Start of Block

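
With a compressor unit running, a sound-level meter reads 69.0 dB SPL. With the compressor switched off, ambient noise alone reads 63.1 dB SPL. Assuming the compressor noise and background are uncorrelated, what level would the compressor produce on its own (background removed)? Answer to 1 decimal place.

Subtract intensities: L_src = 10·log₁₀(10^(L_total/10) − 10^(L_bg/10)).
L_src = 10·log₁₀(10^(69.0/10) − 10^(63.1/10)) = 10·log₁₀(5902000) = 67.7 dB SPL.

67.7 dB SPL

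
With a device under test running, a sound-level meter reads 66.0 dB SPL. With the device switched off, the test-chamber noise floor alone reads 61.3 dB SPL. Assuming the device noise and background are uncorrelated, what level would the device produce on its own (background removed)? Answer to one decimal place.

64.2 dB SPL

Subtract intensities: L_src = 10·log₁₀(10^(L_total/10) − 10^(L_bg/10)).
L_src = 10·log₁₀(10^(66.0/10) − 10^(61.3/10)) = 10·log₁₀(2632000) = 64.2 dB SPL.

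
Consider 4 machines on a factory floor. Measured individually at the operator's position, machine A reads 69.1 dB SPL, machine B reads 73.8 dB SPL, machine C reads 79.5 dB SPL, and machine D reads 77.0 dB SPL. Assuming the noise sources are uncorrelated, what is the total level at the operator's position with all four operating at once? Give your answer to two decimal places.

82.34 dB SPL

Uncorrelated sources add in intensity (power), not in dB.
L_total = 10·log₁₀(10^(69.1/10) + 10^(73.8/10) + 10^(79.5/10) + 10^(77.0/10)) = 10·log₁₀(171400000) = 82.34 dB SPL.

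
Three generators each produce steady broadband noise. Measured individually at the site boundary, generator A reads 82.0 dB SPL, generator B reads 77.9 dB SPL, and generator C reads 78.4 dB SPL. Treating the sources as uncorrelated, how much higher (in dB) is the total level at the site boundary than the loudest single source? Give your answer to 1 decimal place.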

End of Block

** Your instructions **
Beginning with the line that holds "Consider 4 machines", restate word for word every line down to the end of the data, and only those lines.

** Answer to the exercise **
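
Consider 4 machines on a factory floor. Measured individually at the operator's position, machine A reads 69.1 dB SPL, machine B reads 73.8 dB SPL, machine C reads 79.5 dB SPL, and machine D reads 77.0 dB SPL. Assuming the noise sources are uncorrelated, what is the total level at the operator's position with all four operating at once? Give your answer to two decimal places.

82.34 dB SPL

Uncorrelated sources add in intensity (power), not in dB.
L_total = 10·log₁₀(10^(69.1/10) + 10^(73.8/10) + 10^(79.5/10) + 10^(77.0/10)) = 10·log₁₀(171400000) = 82.34 dB SPL.

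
Three generators each produce steady broadband noise. Measured individually at the site boundary, generator A reads 82.0 dB SPL, generator B reads 77.9 dB SPL, and generator C reads 78.4 dB SPL. Treating the sources as uncorrelated, how much higher (in dB) is the total level at the site boundary than the loudest single source? Give your answer to 1 decimal place.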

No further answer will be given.